> _Supplied entries_:
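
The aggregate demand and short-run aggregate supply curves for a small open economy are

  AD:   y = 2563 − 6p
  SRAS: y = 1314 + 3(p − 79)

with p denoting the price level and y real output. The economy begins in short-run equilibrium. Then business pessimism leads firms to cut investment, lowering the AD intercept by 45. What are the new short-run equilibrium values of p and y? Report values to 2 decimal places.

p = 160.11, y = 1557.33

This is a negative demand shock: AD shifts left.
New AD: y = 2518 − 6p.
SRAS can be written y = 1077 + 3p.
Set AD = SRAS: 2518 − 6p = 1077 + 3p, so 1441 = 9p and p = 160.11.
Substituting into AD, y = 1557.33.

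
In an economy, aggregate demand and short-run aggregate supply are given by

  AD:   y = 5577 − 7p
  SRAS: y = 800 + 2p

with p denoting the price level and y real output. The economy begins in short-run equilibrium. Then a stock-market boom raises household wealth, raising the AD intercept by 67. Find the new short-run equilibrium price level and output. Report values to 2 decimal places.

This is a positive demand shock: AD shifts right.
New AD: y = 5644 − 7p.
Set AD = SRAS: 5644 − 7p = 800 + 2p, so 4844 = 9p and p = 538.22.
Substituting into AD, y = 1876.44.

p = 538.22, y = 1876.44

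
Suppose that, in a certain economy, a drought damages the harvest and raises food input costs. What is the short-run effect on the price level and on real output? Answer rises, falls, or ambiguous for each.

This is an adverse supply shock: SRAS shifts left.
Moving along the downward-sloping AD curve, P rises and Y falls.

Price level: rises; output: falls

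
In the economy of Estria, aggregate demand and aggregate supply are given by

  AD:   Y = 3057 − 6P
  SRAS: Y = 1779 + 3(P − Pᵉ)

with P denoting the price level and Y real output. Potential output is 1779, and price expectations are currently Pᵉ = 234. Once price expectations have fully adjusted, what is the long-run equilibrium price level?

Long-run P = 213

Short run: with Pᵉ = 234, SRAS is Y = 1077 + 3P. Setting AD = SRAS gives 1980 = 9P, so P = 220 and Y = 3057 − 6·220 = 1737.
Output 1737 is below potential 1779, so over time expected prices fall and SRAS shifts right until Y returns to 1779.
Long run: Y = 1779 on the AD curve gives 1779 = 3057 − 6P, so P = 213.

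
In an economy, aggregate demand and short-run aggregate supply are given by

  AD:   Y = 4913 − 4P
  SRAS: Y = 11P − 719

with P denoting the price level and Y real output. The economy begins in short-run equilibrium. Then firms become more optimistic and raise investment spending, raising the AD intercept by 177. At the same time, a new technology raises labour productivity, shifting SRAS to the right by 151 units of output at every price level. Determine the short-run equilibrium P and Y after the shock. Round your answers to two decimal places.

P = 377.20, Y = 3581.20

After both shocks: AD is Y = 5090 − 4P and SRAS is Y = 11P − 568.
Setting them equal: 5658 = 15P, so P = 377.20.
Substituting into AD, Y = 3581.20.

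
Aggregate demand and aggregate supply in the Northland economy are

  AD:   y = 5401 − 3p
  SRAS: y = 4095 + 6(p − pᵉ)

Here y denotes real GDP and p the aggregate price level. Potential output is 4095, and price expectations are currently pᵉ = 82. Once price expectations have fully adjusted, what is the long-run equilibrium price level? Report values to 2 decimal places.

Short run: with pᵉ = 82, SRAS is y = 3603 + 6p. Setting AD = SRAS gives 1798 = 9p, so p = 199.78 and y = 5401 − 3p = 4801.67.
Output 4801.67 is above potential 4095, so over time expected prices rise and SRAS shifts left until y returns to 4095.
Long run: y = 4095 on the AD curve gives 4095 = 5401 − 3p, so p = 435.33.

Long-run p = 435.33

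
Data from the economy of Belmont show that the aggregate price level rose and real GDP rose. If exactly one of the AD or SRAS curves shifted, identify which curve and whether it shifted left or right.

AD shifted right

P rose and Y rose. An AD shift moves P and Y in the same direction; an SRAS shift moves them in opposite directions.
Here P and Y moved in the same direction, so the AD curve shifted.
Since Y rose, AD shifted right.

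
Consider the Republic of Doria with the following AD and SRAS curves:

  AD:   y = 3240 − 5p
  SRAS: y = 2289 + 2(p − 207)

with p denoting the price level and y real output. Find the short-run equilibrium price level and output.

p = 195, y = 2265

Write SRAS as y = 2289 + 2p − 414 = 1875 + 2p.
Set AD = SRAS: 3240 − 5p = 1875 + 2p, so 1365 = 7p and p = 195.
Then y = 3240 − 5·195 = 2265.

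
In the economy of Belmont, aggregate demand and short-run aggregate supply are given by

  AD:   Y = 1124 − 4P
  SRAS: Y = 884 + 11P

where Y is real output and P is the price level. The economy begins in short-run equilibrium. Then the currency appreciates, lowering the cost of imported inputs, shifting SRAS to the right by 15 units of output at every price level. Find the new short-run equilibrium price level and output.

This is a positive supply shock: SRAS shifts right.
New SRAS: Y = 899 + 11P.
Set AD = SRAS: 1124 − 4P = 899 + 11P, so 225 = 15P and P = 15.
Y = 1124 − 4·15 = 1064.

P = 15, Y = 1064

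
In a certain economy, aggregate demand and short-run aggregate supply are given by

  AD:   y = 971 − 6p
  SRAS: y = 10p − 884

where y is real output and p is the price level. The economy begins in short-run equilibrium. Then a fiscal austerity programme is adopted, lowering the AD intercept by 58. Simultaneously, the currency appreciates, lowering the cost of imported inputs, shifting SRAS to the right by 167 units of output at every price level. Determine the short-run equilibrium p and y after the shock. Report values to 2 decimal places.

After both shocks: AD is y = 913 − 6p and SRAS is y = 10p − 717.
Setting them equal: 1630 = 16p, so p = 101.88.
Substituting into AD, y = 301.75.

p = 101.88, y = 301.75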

> _Work item_: Go through the records and copy each line with "given" in it.

> _Exercise solution_:
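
In an economy, aggregate demand and short-run aggregate supply are given by
In the economy of Estria, aggregate demand and aggregate supply are given by
In an economy, aggregate demand and short-run aggregate supply are given by
In the economy of Belmont, aggregate demand and short-run aggregate supply are given by
In a certain economy, aggregate demand and short-run aggregate supply are given by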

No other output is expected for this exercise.